▶ **Available records**:
--- START ---

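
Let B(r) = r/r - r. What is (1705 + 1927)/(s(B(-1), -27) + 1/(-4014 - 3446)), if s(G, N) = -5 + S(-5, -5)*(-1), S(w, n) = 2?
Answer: -27094720/52221 ≈ -518.85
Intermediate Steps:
B(r) = 1 - r
s(G, N) = -7 (s(G, N) = -5 + 2*(-1) = -5 - 2 = -7)
(1705 + 1927)/(s(B(-1), -27) + 1/(-4014 - 3446)) = (1705 + 1927)/(-7 + 1/(-4014 - 3446)) = 3632/(-7 + 1/(-7460)) = 3632/(-7 - 1/7460) = 3632/(-52221/7460) = 3632*(-7460/52221) = -27094720/52221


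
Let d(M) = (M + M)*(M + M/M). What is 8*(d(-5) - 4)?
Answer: 288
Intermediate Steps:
d(M) = 2*M*(1 + M) (d(M) = (2*M)*(M + 1) = (2*M)*(1 + M) = 2*M*(1 + M))
8*(d(-5) - 4) = 8*(2*(-5)*(1 - 5) - 4) = 8*(2*(-5)*(-4) - 4) = 8*(40 - 4) = 8*36 = 288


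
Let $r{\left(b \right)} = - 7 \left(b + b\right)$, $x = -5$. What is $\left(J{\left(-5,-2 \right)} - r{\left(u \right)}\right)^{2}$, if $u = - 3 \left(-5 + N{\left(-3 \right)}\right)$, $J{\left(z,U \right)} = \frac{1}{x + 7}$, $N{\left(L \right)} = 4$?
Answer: $\frac{7225}{4} \approx 1806.3$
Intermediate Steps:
$J{\left(z,U \right)} = \frac{1}{2}$ ($J{\left(z,U \right)} = \frac{1}{-5 + 7} = \frac{1}{2}$)
$u = 3$ ($u = - 3 \left(-5 + 4\right) = \left(-3\right) \left(-1\right) = 3$)
$r{\left(b \right)} = - 14 b$ ($r{\left(b \right)} = - 7 \cdot 2 b = - 14 b$)
$\left(J{\left(-5,-2 \right)} - r{\left(u \right)}\right)^{2} = \left(\frac{1}{2} - \left(-14\right) 3\right)^{2} = \left(\frac{1}{2} - -42\right)^{2} = \left(\frac{1}{2} + 42\right)^{2} = \left(\frac{85}{2}\right)^{2} = \frac{7225}{4}$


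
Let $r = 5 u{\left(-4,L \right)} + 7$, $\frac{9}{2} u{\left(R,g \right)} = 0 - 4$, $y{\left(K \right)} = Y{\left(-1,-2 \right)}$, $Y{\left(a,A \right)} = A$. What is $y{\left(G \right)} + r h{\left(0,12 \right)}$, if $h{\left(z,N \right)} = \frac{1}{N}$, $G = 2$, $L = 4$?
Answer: $- \frac{193}{108} \approx -1.787$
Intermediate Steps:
$y{\left(K \right)} = -2$
$u{\left(R,g \right)} = - \frac{8}{9}$ ($u{\left(R,g \right)} = \frac{2 \left(0 - 4\right)}{9} = \frac{2}{9} \left(-4\right) = - \frac{8}{9}$)
$r = \frac{23}{9}$ ($r = 5 \left(- \frac{8}{9}\right) + 7 = - \frac{40}{9} + 7 = \frac{23}{9} \approx 2.5556$)
$y{\left(G \right)} + r h{\left(0,12 \right)} = -2 + \frac{23}{9 \cdot 12} = -2 + \frac{23}{9} \cdot \frac{1}{12} = -2 + \frac{23}{108} = - \frac{193}{108}$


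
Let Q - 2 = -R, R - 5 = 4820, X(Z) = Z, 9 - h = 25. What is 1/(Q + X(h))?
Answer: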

--- END ---

Reproduce the whole listing verbatim, leaving every line as it was.

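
Let B(r) = r/r - r. What is (1705 + 1927)/(s(B(-1), -27) + 1/(-4014 - 3446)), if s(G, N) = -5 + S(-5, -5)*(-1), S(w, n) = 2?
Answer: -27094720/52221 ≈ -518.85
Intermediate Steps:
B(r) = 1 - r
s(G, N) = -7 (s(G, N) = -5 + 2*(-1) = -5 - 2 = -7)
(1705 + 1927)/(s(B(-1), -27) + 1/(-4014 - 3446)) = (1705 + 1927)/(-7 + 1/(-4014 - 3446)) = 3632/(-7 + 1/(-7460)) = 3632/(-7 - 1/7460) = 3632/(-52221/7460) = 3632*(-7460/52221) = -27094720/52221


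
Let d(M) = (M + M)*(M + M/M). What is 8*(d(-5) - 4)?
Answer: 288
Intermediate Steps:
d(M) = 2*M*(1 + M) (d(M) = (2*M)*(M + 1) = (2*M)*(1 + M) = 2*M*(1 + M))
8*(d(-5) - 4) = 8*(2*(-5)*(1 - 5) - 4) = 8*(2*(-5)*(-4) - 4) = 8*(40 - 4) = 8*36 = 288


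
Let $r{\left(b \right)} = - 7 \left(b + b\right)$, $x = -5$. What is $\left(J{\left(-5,-2 \right)} - r{\left(u \right)}\right)^{2}$, if $u = - 3 \left(-5 + N{\left(-3 \right)}\right)$, $J{\left(z,U \right)} = \frac{1}{x + 7}$, $N{\left(L \right)} = 4$?
Answer: $\frac{7225}{4} \approx 1806.3$
Intermediate Steps:
$J{\left(z,U \right)} = \frac{1}{2}$ ($J{\left(z,U \right)} = \frac{1}{-5 + 7} = \frac{1}{2}$)
$u = 3$ ($u = - 3 \left(-5 + 4\right) = \left(-3\right) \left(-1\right) = 3$)
$r{\left(b \right)} = - 14 b$ ($r{\left(b \right)} = - 7 \cdot 2 b = - 14 b$)
$\left(J{\left(-5,-2 \right)} - r{\left(u \right)}\right)^{2} = \left(\frac{1}{2} - \left(-14\right) 3\right)^{2} = \left(\frac{1}{2} - -42\right)^{2} = \left(\frac{1}{2} + 42\right)^{2} = \left(\frac{85}{2}\right)^{2} = \frac{7225}{4}$


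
Let $r = 5 u{\left(-4,L \right)} + 7$, $\frac{9}{2} u{\left(R,g \right)} = 0 - 4$, $y{\left(K \right)} = Y{\left(-1,-2 \right)}$, $Y{\left(a,A \right)} = A$. What is $y{\left(G \right)} + r h{\left(0,12 \right)}$, if $h{\left(z,N \right)} = \frac{1}{N}$, $G = 2$, $L = 4$?
Answer: $- \frac{193}{108} \approx -1.787$
Intermediate Steps:
$y{\left(K \right)} = -2$
$u{\left(R,g \right)} = - \frac{8}{9}$ ($u{\left(R,g \right)} = \frac{2 \left(0 - 4\right)}{9} = \frac{2}{9} \left(-4\right) = - \frac{8}{9}$)
$r = \frac{23}{9}$ ($r = 5 \left(- \frac{8}{9}\right) + 7 = - \frac{40}{9} + 7 = \frac{23}{9} \approx 2.5556$)
$y{\left(G \right)} + r h{\left(0,12 \right)} = -2 + \frac{23}{9 \cdot 12} = -2 + \frac{23}{9} \cdot \frac{1}{12} = -2 + \frac{23}{108} = - \frac{193}{108}$


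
Let Q - 2 = -R, R - 5 = 4820, X(Z) = Z, 9 - h = 25. What is 1/(Q + X(h))?
Answer: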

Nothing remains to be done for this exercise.